Look through the data below for the line with "Let V be the" and the line with "with x > y).", then output those two and all lines in between, exactly as written.

─── EXTRACTED DATA ───

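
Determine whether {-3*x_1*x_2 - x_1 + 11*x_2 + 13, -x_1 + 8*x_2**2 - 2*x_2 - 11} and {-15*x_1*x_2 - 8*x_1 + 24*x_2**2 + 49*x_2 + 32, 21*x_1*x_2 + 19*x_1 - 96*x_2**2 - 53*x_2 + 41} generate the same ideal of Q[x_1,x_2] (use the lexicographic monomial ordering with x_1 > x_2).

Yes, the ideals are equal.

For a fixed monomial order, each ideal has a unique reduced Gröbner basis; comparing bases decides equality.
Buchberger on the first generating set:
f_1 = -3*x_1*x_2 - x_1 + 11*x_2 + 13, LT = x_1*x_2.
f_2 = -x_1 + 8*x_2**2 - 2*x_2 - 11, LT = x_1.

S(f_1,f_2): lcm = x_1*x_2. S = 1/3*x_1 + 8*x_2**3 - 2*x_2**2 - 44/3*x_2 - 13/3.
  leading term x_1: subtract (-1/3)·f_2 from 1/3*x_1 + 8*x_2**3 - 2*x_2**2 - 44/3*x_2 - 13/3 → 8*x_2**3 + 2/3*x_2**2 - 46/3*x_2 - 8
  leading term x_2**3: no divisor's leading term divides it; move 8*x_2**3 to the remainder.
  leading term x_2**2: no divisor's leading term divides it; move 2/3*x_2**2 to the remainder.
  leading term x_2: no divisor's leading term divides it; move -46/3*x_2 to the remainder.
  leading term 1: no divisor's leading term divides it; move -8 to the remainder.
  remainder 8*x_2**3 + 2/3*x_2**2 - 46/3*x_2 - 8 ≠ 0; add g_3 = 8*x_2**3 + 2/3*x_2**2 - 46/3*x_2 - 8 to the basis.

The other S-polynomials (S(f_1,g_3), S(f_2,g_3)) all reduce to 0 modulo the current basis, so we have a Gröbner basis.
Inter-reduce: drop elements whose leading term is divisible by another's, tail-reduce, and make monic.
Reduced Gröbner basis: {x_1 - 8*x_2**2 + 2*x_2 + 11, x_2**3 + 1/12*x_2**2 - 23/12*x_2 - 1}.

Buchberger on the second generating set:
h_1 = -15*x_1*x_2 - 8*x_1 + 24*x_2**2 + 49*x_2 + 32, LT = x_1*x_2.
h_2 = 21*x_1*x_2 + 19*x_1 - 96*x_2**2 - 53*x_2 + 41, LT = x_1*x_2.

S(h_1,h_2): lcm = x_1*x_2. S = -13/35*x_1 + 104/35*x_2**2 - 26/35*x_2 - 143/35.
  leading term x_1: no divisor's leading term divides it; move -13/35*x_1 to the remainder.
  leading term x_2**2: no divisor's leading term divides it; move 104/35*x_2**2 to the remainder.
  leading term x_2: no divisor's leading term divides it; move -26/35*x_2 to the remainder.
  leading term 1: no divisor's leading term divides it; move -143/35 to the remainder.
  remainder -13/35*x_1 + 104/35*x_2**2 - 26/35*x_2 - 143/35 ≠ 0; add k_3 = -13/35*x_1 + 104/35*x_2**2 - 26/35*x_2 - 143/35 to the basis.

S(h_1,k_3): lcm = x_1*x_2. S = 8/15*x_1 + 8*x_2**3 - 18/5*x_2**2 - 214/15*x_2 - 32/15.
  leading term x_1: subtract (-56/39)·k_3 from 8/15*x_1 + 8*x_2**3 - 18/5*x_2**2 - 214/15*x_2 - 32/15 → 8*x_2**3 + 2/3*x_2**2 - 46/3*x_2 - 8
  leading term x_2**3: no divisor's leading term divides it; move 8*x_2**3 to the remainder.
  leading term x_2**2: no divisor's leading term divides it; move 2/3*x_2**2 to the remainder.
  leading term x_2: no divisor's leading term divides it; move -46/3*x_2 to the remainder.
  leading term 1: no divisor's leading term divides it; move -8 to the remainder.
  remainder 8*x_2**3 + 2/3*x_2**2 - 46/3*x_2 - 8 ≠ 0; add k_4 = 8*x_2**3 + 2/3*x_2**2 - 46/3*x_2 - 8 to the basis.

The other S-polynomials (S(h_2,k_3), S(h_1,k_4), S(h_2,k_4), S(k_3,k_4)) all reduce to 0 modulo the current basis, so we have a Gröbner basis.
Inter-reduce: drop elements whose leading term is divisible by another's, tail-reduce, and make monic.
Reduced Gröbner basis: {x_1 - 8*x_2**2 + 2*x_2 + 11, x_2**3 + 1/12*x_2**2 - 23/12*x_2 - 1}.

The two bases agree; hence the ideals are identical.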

───
─── EXTRACTED DATA ───

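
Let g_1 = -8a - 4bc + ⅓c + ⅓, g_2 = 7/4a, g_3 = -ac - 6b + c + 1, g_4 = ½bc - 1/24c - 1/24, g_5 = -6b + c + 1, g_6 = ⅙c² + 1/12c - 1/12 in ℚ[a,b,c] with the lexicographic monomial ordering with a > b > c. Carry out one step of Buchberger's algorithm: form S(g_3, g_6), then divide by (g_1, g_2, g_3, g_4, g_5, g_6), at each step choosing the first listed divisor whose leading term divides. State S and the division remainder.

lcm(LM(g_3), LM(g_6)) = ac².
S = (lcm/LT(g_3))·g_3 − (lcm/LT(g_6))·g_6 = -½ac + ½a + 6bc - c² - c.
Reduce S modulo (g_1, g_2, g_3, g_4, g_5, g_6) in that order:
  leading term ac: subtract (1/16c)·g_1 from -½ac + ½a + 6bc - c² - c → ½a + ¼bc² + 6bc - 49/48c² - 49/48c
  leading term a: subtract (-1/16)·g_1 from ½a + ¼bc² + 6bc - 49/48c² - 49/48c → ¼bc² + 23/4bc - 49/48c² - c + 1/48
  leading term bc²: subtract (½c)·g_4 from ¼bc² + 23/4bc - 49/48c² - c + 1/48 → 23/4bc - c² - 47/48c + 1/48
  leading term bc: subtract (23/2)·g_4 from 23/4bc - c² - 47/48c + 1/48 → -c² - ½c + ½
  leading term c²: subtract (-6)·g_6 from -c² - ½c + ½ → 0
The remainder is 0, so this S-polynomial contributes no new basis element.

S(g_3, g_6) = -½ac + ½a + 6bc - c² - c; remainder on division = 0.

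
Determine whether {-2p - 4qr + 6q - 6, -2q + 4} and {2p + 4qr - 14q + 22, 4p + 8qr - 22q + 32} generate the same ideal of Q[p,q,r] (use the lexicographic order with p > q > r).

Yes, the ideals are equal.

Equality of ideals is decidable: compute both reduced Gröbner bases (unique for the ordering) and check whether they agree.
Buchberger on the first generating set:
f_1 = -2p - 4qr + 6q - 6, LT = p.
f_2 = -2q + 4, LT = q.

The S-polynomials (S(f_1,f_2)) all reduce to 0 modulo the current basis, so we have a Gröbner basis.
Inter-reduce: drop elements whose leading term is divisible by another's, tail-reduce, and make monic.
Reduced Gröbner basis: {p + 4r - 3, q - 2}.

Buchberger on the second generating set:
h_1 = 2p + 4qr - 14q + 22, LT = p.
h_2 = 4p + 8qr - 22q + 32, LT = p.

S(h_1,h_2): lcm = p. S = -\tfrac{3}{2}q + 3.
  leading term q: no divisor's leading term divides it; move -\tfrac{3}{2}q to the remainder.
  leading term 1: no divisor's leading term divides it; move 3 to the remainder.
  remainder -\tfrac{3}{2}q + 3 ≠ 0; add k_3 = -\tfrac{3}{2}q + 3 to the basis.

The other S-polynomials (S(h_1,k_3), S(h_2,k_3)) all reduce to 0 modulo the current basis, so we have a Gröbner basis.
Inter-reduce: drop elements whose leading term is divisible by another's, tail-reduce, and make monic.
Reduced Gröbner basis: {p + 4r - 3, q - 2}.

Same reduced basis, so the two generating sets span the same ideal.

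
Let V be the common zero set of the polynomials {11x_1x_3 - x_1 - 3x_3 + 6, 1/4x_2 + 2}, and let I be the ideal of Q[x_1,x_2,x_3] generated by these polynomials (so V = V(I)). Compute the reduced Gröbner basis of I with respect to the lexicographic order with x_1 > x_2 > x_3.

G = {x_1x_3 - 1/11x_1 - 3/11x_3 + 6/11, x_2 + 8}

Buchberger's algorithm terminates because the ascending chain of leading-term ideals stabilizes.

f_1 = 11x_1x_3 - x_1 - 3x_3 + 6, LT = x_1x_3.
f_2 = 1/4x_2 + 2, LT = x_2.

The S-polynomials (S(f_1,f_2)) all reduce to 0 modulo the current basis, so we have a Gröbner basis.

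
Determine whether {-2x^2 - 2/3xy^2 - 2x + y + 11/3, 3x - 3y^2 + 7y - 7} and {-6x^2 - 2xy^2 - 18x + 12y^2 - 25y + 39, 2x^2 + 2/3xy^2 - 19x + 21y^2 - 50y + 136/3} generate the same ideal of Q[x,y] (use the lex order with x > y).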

───

[TASK ANSWER]:
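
Let V be the common zero set of the polynomials {11x_1x_3 - x_1 - 3x_3 + 6, 1/4x_2 + 2}, and let I be the ideal of Q[x_1,x_2,x_3] generated by these polynomials (so V = V(I)). Compute the reduced Gröbner basis of I with respect to the lexicographic order with x_1 > x_2 > x_3.

G = {x_1x_3 - 1/11x_1 - 3/11x_3 + 6/11, x_2 + 8}

Buchberger's algorithm terminates because the ascending chain of leading-term ideals stabilizes.

f_1 = 11x_1x_3 - x_1 - 3x_3 + 6, LT = x_1x_3.
f_2 = 1/4x_2 + 2, LT = x_2.

The S-polynomials (S(f_1,f_2)) all reduce to 0 modulo the current basis, so we have a Gröbner basis.

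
Determine whether {-2x^2 - 2/3xy^2 - 2x + y + 11/3, 3x - 3y^2 + 7y - 7} and {-6x^2 - 2xy^2 - 18x + 12y^2 - 25y + 39, 2x^2 + 2/3xy^2 - 19x + 21y^2 - 50y + 136/3} generate the same ideal of Q[x,y] (use the lex order with x > y).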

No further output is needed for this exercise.